Problem statement => Set down exactly the lines from the one containing "Lay out the" through the end of the records below, both included, and nothing else.

Supplied material =>
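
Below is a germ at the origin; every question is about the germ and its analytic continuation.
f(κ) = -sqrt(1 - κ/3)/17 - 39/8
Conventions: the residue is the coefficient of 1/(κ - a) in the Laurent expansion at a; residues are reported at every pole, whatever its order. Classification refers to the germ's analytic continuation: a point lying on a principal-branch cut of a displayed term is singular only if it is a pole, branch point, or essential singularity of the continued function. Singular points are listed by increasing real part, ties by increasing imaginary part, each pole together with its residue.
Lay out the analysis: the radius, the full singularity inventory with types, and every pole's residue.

Radius of convergence at 0: 3.
At 3: an algebraic (square-root) branch point.

Branch term (-1/17)*sqrt(1 - κ/(3)): its argument vanishes at κ = 3, a square-root branch point, modulus 3.
The radius of convergence is the smallest modulus among the singular points: 3.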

Answer for the task =>
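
Lay out the analysis: the radius, the full singularity inventory with types, and every pole's residue.

Radius of convergence at 0: 3.
At 3: an algebraic (square-root) branch point.

Branch term (-1/17)*sqrt(1 - κ/(3)): its argument vanishes at κ = 3, a square-root branch point, modulus 3.
The radius of convergence is the smallest modulus among the singular points: 3.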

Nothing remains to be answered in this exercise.